Data supplied
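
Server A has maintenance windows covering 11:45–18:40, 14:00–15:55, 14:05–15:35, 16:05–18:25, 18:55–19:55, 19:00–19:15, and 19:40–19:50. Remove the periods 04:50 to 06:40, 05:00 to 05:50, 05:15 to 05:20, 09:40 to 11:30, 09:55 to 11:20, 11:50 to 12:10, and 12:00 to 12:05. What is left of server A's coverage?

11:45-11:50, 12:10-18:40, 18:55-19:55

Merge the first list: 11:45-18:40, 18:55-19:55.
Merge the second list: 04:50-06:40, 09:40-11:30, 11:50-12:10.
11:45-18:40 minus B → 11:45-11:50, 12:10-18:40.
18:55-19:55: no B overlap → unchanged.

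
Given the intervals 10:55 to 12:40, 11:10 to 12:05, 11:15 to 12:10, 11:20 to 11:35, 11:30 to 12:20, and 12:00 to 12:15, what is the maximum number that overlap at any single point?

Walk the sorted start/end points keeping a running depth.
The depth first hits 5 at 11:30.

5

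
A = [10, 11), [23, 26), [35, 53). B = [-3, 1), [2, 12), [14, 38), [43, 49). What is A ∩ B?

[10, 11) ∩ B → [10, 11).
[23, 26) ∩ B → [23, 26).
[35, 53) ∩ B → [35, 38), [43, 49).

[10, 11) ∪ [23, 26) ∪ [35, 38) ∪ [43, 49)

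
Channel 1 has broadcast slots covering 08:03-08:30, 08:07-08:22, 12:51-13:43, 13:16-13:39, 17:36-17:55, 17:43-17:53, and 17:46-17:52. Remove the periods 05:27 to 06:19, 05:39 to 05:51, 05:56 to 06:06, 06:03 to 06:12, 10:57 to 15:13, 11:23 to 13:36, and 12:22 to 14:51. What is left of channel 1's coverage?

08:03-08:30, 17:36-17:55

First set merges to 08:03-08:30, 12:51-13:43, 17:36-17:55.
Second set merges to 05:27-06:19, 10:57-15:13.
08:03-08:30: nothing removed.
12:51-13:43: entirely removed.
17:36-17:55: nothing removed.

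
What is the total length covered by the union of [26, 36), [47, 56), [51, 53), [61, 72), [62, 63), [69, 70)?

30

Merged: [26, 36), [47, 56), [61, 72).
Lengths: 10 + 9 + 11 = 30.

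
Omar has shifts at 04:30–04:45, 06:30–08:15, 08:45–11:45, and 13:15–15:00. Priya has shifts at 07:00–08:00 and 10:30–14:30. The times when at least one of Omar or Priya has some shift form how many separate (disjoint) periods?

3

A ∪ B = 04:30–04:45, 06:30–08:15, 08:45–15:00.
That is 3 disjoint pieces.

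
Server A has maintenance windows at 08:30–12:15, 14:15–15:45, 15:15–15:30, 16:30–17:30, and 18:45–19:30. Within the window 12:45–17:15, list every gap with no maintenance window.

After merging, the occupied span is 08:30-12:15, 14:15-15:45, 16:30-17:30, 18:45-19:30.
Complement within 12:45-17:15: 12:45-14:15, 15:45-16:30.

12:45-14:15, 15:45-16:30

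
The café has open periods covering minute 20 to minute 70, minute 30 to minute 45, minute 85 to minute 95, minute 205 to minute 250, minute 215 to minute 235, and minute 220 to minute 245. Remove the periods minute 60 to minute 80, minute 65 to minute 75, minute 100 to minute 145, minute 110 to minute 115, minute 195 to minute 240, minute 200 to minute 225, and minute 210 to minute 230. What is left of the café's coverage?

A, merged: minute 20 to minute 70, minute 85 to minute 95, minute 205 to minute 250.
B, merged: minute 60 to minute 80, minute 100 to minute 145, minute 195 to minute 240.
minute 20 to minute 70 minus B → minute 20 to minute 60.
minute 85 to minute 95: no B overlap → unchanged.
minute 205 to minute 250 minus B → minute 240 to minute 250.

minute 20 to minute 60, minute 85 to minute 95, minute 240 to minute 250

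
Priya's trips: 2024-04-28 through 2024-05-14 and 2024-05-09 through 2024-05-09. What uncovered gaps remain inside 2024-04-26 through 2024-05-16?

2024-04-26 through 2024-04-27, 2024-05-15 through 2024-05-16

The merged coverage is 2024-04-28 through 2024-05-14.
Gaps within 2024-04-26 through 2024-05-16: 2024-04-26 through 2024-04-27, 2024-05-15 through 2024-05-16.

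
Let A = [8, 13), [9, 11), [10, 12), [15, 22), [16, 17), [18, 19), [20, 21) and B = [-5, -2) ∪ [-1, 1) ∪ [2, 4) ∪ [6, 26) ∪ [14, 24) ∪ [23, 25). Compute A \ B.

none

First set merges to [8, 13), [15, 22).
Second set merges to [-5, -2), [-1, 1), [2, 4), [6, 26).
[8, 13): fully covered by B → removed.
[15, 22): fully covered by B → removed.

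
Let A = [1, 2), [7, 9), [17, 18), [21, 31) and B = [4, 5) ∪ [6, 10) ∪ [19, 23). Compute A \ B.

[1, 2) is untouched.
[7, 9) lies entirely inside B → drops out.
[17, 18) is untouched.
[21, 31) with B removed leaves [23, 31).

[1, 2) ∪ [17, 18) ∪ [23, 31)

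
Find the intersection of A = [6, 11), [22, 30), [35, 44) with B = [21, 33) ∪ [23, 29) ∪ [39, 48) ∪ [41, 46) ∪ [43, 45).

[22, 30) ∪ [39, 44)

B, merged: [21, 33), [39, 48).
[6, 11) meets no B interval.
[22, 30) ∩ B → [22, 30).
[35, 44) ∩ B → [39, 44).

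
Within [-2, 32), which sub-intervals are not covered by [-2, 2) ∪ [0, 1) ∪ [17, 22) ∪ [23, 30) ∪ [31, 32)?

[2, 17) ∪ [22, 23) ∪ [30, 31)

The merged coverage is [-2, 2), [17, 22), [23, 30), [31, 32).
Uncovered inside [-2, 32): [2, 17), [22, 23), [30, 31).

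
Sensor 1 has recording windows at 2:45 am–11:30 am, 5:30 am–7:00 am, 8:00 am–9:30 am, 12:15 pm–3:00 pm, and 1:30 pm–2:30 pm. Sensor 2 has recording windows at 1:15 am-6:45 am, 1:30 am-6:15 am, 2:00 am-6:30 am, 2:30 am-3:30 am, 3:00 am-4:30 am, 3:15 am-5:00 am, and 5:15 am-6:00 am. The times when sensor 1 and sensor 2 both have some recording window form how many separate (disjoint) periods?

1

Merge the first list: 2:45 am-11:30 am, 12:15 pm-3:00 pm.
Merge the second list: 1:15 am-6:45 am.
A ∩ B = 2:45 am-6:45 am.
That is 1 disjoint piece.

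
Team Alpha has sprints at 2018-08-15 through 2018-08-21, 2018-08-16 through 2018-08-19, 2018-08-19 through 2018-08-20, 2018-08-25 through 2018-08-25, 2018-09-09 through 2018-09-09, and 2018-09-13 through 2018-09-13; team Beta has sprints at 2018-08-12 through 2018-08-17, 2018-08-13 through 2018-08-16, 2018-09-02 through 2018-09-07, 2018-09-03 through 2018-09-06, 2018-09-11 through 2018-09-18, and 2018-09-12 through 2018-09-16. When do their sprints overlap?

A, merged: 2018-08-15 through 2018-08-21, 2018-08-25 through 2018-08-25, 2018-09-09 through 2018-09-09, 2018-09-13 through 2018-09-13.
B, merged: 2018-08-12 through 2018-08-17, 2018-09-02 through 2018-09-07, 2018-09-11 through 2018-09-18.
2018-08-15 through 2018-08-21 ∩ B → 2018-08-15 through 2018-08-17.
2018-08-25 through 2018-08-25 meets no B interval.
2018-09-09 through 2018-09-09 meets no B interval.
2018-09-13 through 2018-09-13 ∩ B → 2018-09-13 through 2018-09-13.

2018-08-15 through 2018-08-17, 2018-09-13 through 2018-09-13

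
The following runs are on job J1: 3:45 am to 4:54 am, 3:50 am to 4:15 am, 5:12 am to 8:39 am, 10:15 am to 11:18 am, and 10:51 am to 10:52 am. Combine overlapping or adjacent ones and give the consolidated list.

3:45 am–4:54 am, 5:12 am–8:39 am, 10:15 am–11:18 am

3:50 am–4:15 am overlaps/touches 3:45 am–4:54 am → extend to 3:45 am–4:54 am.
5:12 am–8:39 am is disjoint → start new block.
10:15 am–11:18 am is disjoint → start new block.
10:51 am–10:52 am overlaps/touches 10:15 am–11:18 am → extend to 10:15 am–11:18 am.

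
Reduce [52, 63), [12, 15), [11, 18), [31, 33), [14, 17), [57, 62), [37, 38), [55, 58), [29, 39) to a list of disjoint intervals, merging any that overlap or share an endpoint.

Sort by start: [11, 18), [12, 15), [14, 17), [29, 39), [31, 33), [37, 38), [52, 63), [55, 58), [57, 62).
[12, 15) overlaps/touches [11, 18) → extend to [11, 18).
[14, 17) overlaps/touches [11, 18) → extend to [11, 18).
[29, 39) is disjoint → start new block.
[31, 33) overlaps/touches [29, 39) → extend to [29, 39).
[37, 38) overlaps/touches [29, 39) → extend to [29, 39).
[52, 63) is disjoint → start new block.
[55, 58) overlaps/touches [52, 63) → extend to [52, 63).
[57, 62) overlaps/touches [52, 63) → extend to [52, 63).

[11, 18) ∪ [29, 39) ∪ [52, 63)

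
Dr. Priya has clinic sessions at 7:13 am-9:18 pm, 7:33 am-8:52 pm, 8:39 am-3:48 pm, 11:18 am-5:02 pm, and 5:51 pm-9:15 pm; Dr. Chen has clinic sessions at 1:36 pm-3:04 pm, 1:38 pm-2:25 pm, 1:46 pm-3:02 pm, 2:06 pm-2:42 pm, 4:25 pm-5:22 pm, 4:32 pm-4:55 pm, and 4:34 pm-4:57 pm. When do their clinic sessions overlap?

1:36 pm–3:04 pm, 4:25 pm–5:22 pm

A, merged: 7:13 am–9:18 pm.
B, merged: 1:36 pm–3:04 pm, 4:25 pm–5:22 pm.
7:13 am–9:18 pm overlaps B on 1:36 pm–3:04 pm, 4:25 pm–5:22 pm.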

Prompt
There is one span to return: the line holding "Dr. Priya has" and every line after it through the end of the listing above; please give it exactly and add nothing.

Finished task
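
Dr. Priya has clinic sessions at 7:13 am-9:18 pm, 7:33 am-8:52 pm, 8:39 am-3:48 pm, 11:18 am-5:02 pm, and 5:51 pm-9:15 pm; Dr. Chen has clinic sessions at 1:36 pm-3:04 pm, 1:38 pm-2:25 pm, 1:46 pm-3:02 pm, 2:06 pm-2:42 pm, 4:25 pm-5:22 pm, 4:32 pm-4:55 pm, and 4:34 pm-4:57 pm. When do their clinic sessions overlap?

1:36 pm–3:04 pm, 4:25 pm–5:22 pm

A, merged: 7:13 am–9:18 pm.
B, merged: 1:36 pm–3:04 pm, 4:25 pm–5:22 pm.
7:13 am–9:18 pm overlaps B on 1:36 pm–3:04 pm, 4:25 pm–5:22 pm.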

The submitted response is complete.